** Provided data follows **

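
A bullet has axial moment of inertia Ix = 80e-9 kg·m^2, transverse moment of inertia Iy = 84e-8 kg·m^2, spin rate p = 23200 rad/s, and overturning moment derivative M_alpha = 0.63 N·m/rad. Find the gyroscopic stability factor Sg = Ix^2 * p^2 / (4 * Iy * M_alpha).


Sg = Ix^2 * p^2 / (4 * Iy * M_alpha) = (80e-9)^2 * 23200^2 / (4 * 84e-8 * 0.63) = 1.627

1.627


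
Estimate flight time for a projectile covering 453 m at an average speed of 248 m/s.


t = d/v = 453/248 = 1.827 s

1.827 s


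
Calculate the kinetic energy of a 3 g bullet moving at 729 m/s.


E = 0.5*m*v^2 = 0.5*0.003*729^2 = 797.2 J

797.2 J


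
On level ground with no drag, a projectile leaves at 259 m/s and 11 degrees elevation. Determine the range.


R = v0^2 * sin(2*theta) / g = 259^2 * sin(2*11°) / 9.81 = 2562 m

2562 m


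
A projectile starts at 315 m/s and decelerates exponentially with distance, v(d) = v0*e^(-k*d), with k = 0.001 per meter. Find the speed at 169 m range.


v = v0*exp(-k*d) = 315*exp(-0.001*169) = 266 m/s

266 m/s


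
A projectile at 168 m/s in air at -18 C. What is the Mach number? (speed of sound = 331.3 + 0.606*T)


a = 331.3 + 0.606*(-18) = 320.392 m/s
M = v/a = 168/320.392 = 0.5244

0.5244


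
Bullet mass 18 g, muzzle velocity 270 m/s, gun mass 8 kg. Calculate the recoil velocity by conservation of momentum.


v_recoil = m_p * v_p / m_gun = 0.018 * 270 / 8 = 0.6075 m/s

0.6075 m/s


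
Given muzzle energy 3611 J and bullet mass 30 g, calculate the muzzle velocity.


v = sqrt(2*E/m) = sqrt(2*3611/0.03) = 490.6 m/s

490.6 m/s


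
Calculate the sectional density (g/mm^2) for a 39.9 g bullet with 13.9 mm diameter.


SD = m/d^2 = 39.9/13.9^2 = 0.2065 g/mm^2

0.2065 g/mm^2


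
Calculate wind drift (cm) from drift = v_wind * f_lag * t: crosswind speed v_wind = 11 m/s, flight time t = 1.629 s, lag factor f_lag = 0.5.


drift = v_wind * lag * t = 11 * 0.5 * 1.629 = 8.9595 m ≈ 896 cm

896 cm


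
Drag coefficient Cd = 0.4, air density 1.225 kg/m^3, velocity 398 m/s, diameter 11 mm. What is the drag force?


A = pi*(d/2)^2 = pi*(11/2000)^2 = 9.50332e-05 m^2
Fd = 0.5*Cd*rho*A*v^2 = 0.5*0.4*1.225*9.50332e-05*398^2 = 3.688 N

3.688 N


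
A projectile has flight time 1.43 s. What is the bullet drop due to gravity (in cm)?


drop = 0.5*g*t^2 = 0.5*9.81*1.43^2 = 10.0302 m ≈ 1003 cm

1003 cm


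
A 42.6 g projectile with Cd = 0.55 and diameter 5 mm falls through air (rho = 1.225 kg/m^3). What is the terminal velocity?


A = pi*(d/2)^2 = pi*(5/2000)^2 = 1.96350e-05 m^2
vt = sqrt(2mg/(Cd*rho*A)) = sqrt(2*0.0426*9.81/(0.55 * 1.225 * 1.96350e-05)) = 251.4 m/s

251.4 m/s


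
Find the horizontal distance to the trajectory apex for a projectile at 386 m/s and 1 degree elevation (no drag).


R = v0^2*sin(2*theta)/g = 386^2*sin(2*1°)/9.81 = 530.06 m
apex_dist = R/2 = 530.06/2 = 265 m

265 m


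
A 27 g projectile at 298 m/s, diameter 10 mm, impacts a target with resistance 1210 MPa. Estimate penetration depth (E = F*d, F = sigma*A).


A = pi*(d/2)^2 = pi*(10/2)^2 = 78.5398 mm^2
E = 0.5*m*v^2 = 0.5*0.027*298^2 = 1198.85 J
depth = E/(sigma*A) = 1198.85 J / (1210 MPa * 78.5398 mm^2) = 1198.85/(1210 * 78.5398) m = 0.0126151 m ≈ 12.62 mm

12.62 mm


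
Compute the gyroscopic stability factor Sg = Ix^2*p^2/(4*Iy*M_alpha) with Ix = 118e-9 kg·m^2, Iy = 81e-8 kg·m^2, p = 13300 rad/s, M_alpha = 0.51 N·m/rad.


Sg = Ix^2 * p^2 / (4 * Iy * M_alpha) = (118e-9)^2 * 13300^2 / (4 * 81e-8 * 0.51) = 1.491

1.491


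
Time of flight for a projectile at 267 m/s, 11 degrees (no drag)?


T = 2*v0*sin(theta)/g = 2*267*sin(11°)/9.81 = 10.39 s

10.39 s


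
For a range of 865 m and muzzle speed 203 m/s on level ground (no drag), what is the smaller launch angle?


sin(2*theta) = R*g/v0^2 = 865*9.81/203^2 = 0.205917, theta = arcsin(0.205917)/2 = 5.942°

5.942 degrees


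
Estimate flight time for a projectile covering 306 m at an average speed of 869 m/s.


t = d/v = 306/869 = 0.3521 s

0.3521 s


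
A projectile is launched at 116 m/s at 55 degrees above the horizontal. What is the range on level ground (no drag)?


R = v0^2 * sin(2*theta) / g = 116^2 * sin(2*55°) / 9.81 = 1289 m

1289 m


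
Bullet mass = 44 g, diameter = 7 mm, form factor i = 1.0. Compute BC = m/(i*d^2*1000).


BC = m/(i*d^2*1000) = 44/(1.0 * 7^2 * 1000) = 0.000898

0.000898


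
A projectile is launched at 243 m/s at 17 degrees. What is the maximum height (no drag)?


H = (v0*sin(theta))^2 / (2g) = (243*sin(17°))^2 / (2*9.81) = 257.3 m

257.3 m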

** End of Provided data **

To do - The complete set of entries is to be restated word for word.

Task response -
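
A bullet has axial moment of inertia Ix = 80e-9 kg·m^2, transverse moment of inertia Iy = 84e-8 kg·m^2, spin rate p = 23200 rad/s, and overturning moment derivative M_alpha = 0.63 N·m/rad. Find the gyroscopic stability factor Sg = Ix^2 * p^2 / (4 * Iy * M_alpha).


Sg = Ix^2 * p^2 / (4 * Iy * M_alpha) = (80e-9)^2 * 23200^2 / (4 * 84e-8 * 0.63) = 1.627

1.627


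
Estimate flight time for a projectile covering 453 m at an average speed of 248 m/s.


t = d/v = 453/248 = 1.827 s

1.827 s


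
Calculate the kinetic energy of a 3 g bullet moving at 729 m/s.


E = 0.5*m*v^2 = 0.5*0.003*729^2 = 797.2 J

797.2 J


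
On level ground with no drag, a projectile leaves at 259 m/s and 11 degrees elevation. Determine the range.


R = v0^2 * sin(2*theta) / g = 259^2 * sin(2*11°) / 9.81 = 2562 m

2562 m


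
A projectile starts at 315 m/s and decelerates exponentially with distance, v(d) = v0*e^(-k*d), with k = 0.001 per meter. Find the speed at 169 m range.


v = v0*exp(-k*d) = 315*exp(-0.001*169) = 266 m/s

266 m/s


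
A projectile at 168 m/s in air at -18 C. What is the Mach number? (speed of sound = 331.3 + 0.606*T)


a = 331.3 + 0.606*(-18) = 320.392 m/s
M = v/a = 168/320.392 = 0.5244

0.5244


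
Bullet mass 18 g, muzzle velocity 270 m/s, gun mass 8 kg. Calculate the recoil velocity by conservation of momentum.


v_recoil = m_p * v_p / m_gun = 0.018 * 270 / 8 = 0.6075 m/s

0.6075 m/s


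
Given muzzle energy 3611 J and bullet mass 30 g, calculate the muzzle velocity.


v = sqrt(2*E/m) = sqrt(2*3611/0.03) = 490.6 m/s

490.6 m/s


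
Calculate the sectional density (g/mm^2) for a 39.9 g bullet with 13.9 mm diameter.


SD = m/d^2 = 39.9/13.9^2 = 0.2065 g/mm^2

0.2065 g/mm^2


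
Calculate wind drift (cm) from drift = v_wind * f_lag * t: crosswind speed v_wind = 11 m/s, flight time t = 1.629 s, lag factor f_lag = 0.5.


drift = v_wind * lag * t = 11 * 0.5 * 1.629 = 8.9595 m ≈ 896 cm

896 cm


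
Drag coefficient Cd = 0.4, air density 1.225 kg/m^3, velocity 398 m/s, diameter 11 mm. What is the drag force?


A = pi*(d/2)^2 = pi*(11/2000)^2 = 9.50332e-05 m^2
Fd = 0.5*Cd*rho*A*v^2 = 0.5*0.4*1.225*9.50332e-05*398^2 = 3.688 N

3.688 N


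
A projectile has flight time 1.43 s. What is the bullet drop due to gravity (in cm)?


drop = 0.5*g*t^2 = 0.5*9.81*1.43^2 = 10.0302 m ≈ 1003 cm

1003 cm


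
A 42.6 g projectile with Cd = 0.55 and diameter 5 mm falls through air (rho = 1.225 kg/m^3). What is the terminal velocity?


A = pi*(d/2)^2 = pi*(5/2000)^2 = 1.96350e-05 m^2
vt = sqrt(2mg/(Cd*rho*A)) = sqrt(2*0.0426*9.81/(0.55 * 1.225 * 1.96350e-05)) = 251.4 m/s

251.4 m/s


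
Find the horizontal distance to the trajectory apex for a projectile at 386 m/s and 1 degree elevation (no drag).


R = v0^2*sin(2*theta)/g = 386^2*sin(2*1°)/9.81 = 530.06 m
apex_dist = R/2 = 530.06/2 = 265 m

265 m


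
A 27 g projectile at 298 m/s, diameter 10 mm, impacts a target with resistance 1210 MPa. Estimate penetration depth (E = F*d, F = sigma*A).


A = pi*(d/2)^2 = pi*(10/2)^2 = 78.5398 mm^2
E = 0.5*m*v^2 = 0.5*0.027*298^2 = 1198.85 J
depth = E/(sigma*A) = 1198.85 J / (1210 MPa * 78.5398 mm^2) = 1198.85/(1210 * 78.5398) m = 0.0126151 m ≈ 12.62 mm

12.62 mm


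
Compute the gyroscopic stability factor Sg = Ix^2*p^2/(4*Iy*M_alpha) with Ix = 118e-9 kg·m^2, Iy = 81e-8 kg·m^2, p = 13300 rad/s, M_alpha = 0.51 N·m/rad.


Sg = Ix^2 * p^2 / (4 * Iy * M_alpha) = (118e-9)^2 * 13300^2 / (4 * 81e-8 * 0.51) = 1.491

1.491


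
Time of flight for a projectile at 267 m/s, 11 degrees (no drag)?


T = 2*v0*sin(theta)/g = 2*267*sin(11°)/9.81 = 10.39 s

10.39 s


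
For a range of 865 m and muzzle speed 203 m/s on level ground (no drag), what is the smaller launch angle?


sin(2*theta) = R*g/v0^2 = 865*9.81/203^2 = 0.205917, theta = arcsin(0.205917)/2 = 5.942°

5.942 degrees


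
Estimate flight time for a projectile covering 306 m at an average speed of 869 m/s.


t = d/v = 306/869 = 0.3521 s

0.3521 s


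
A projectile is launched at 116 m/s at 55 degrees above the horizontal. What is the range on level ground (no drag)?


R = v0^2 * sin(2*theta) / g = 116^2 * sin(2*55°) / 9.81 = 1289 m

1289 m


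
Bullet mass = 44 g, diameter = 7 mm, form factor i = 1.0. Compute BC = m/(i*d^2*1000).


BC = m/(i*d^2*1000) = 44/(1.0 * 7^2 * 1000) = 0.000898

0.000898


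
A projectile is launched at 243 m/s at 17 degrees. What is the maximum height (no drag)?


H = (v0*sin(theta))^2 / (2g) = (243*sin(17°))^2 / (2*9.81) = 257.3 m

257.3 m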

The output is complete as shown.